* What you have to do
Take every line from the listing below that includes "plan" and copy it.

* Task inputs
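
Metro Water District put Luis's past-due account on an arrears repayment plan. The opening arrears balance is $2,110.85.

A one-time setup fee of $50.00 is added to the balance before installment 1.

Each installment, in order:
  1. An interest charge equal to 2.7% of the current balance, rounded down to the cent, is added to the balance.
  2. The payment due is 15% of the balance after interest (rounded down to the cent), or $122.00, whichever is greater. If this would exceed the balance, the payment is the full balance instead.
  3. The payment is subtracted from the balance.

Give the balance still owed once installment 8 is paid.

$728.70

Installment 1: opening $2,160.85; interest $58.34 → $2,219.19; payment $332.87; balance $1,886.32
Installment 2: opening $1,886.32; interest $50.93 → $1,937.25; payment $290.58; balance $1,646.67
Installment 3: opening $1,646.67; interest $44.46 → $1,691.13; payment $253.66; balance $1,437.47
Installment 4: opening $1,437.47; interest $38.81 → $1,476.28; payment $221.44; balance $1,254.84
Installment 5: opening $1,254.84; interest $33.88 → $1,288.72; payment $193.30; balance $1,095.42
Installment 6: opening $1,095.42; interest $29.57 → $1,124.99; payment $168.74; balance $956.25
Installment 7: opening $956.25; interest $25.81 → $982.06; payment $147.30; balance $834.76
Installment 8: opening $834.76; interest $22.53 → $857.29; payment $128.59; balance $728.70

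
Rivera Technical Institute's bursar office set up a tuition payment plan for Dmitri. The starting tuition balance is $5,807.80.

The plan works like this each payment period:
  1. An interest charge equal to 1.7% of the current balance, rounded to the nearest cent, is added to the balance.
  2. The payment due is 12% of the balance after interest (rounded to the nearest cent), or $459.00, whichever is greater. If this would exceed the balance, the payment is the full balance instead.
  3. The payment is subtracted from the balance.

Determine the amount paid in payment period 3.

$567.70

# | Opening | Interest | Payment | End bal
1 | $5,807.80 | $98.73 | $708.78 | $5,197.75
2 | $5,197.75 | $88.36 | $634.33 | $4,651.78
3 | $4,651.78 | $79.08 | $567.70 | $4,163.16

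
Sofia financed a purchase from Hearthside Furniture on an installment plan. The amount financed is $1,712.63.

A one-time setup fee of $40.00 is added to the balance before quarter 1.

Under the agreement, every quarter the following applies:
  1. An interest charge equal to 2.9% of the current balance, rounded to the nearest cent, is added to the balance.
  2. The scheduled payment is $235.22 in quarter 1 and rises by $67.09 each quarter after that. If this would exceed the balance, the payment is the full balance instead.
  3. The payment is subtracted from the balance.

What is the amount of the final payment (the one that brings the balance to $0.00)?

Quarter 1: $1,752.63 +$50.83 interest = $1,803.46; pay $235.22 → $1,568.24
Quarter 2: $1,568.24 +$45.48 interest = $1,613.72; pay $302.31 → $1,311.41
Quarter 3: $1,311.41 +$38.03 interest = $1,349.44; pay $369.40 → $980.04
Quarter 4: $980.04 +$28.42 interest = $1,008.46; pay $436.49 → $571.97
Quarter 5: $571.97 +$16.59 interest = $588.56; pay $503.58 → $84.98
Quarter 6: $84.98 +$2.46 interest = $87.44; pay $87.44 → $0.00

$87.44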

* Solution for this problem
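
Metro Water District put Luis's past-due account on an arrears repayment plan. The opening arrears balance is $2,110.85.
Rivera Technical Institute's bursar office set up a tuition payment plan for Dmitri. The starting tuition balance is $5,807.80.
The plan works like this each payment period:
Sofia financed a purchase from Hearthside Furniture on an installment plan. The amount financed is $1,712.63.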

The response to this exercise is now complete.